> WHAT IS EXPECTED: Repeat the records exactly. Every line must match.

DATA SHOWN START

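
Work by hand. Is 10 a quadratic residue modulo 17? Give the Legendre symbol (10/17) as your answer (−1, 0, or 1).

-1

Pull out 2: since 17 ≡ 1 (mod 8), (2/17) = +1.
Reciprocity: 5 ≡ 1 and 17 ≡ 1 (mod 4), so (5/17) = +(17/5).
Reduce top mod 5: now compute (2/5).
Pull out 2: since 5 ≡ 5 (mod 8), (2/5) = -1.
Reached (1/5) = 1. Collecting the sign flips along the way, the symbol is -1.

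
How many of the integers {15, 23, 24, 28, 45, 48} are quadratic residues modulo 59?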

DATA SHOWN END

> RESPONSE AREA:
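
Work by hand. Is 10 a quadratic residue modulo 17? Give the Legendre symbol (10/17) as your answer (−1, 0, or 1).

-1

Pull out 2: since 17 ≡ 1 (mod 8), (2/17) = +1.
Reciprocity: 5 ≡ 1 and 17 ≡ 1 (mod 4), so (5/17) = +(17/5).
Reduce top mod 5: now compute (2/5).
Pull out 2: since 5 ≡ 5 (mod 8), (2/5) = -1.
Reached (1/5) = 1. Collecting the sign flips along the way, the symbol is -1.

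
How many of the integers {15, 23, 24, 28, 45, 48} are quadratic residues modulo 59?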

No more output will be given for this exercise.